An exact copy is needed of each line from the one including "Fay: 1082 mm" through the last line of the entries, both ends counted, with nothing added.

#### Material for the task
======
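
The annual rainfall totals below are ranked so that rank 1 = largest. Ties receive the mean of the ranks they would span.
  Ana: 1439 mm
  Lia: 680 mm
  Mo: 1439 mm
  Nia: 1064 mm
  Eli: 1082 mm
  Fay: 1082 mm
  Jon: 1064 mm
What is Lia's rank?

7

Sorted (descending): 1439, 1439, 1082, 1082, 1064, 1064, 680
The 2 values of 1439 occupy positions 1–2 → average rank (1+2)/2 = 1.5.
The 2 values of 1082 occupy positions 3–4 → average rank (3+4)/2 = 3.5.
The 2 values of 1064 occupy positions 5–6 → average rank (5+6)/2 = 5.5.
Lia has value 680 mm → rank 7.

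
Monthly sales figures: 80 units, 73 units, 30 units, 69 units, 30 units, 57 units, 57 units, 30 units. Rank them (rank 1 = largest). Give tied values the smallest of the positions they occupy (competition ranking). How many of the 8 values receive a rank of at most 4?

Sorted (descending): 80, 73, 69, 57, 57, 30, 30, 30
The 2 values of 57 occupy positions 4–5 → each gets rank 4.
The 3 values of 30 occupy positions 6–8 → each gets rank 6.
Ranks ≤ 4: {1, 2, 3, 4, 4} → 5 values.

5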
======
#### Finished exercise
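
  Fay: 1082 mm
  Jon: 1064 mm
What is Lia's rank?

7

Sorted (descending): 1439, 1439, 1082, 1082, 1064, 1064, 680
The 2 values of 1439 occupy positions 1–2 → average rank (1+2)/2 = 1.5.
The 2 values of 1082 occupy positions 3–4 → average rank (3+4)/2 = 3.5.
The 2 values of 1064 occupy positions 5–6 → average rank (5+6)/2 = 5.5.
Lia has value 680 mm → rank 7.

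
Monthly sales figures: 80 units, 73 units, 30 units, 69 units, 30 units, 57 units, 57 units, 30 units. Rank them (rank 1 = largest). Give tied values the smallest of the positions they occupy (competition ranking). How many of the 8 values receive a rank of at most 4?

Sorted (descending): 80, 73, 69, 57, 57, 30, 30, 30
The 2 values of 57 occupy positions 4–5 → each gets rank 4.
The 3 values of 30 occupy positions 6–8 → each gets rank 6.
Ranks ≤ 4: {1, 2, 3, 4, 4} → 5 values.

5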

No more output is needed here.